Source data
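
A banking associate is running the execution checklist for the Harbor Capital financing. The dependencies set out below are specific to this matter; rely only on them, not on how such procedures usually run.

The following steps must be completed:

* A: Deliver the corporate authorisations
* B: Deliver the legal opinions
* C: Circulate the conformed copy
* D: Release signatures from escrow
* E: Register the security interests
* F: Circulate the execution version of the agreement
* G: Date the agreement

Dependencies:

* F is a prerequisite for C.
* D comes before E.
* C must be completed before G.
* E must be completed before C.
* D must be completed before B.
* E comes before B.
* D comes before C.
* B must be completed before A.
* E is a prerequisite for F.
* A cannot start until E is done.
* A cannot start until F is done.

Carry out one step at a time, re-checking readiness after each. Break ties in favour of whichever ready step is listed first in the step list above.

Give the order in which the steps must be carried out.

D has no prerequisites → D first.
That leaves E as the only ready step → E.
B and F are both available; B is listed earlier → B.
F is the only step now ready → F.
A and C are both available; A is listed earlier → A.
Next only C has its prerequisites met → C.
Next only G has its prerequisites met → G.

D, E, B, F, A, C, G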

▸ Directions
Scan the records above. Return every line with "until" in it.

▸ Solution
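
* A cannot start until E is done.
* A cannot start until F is done.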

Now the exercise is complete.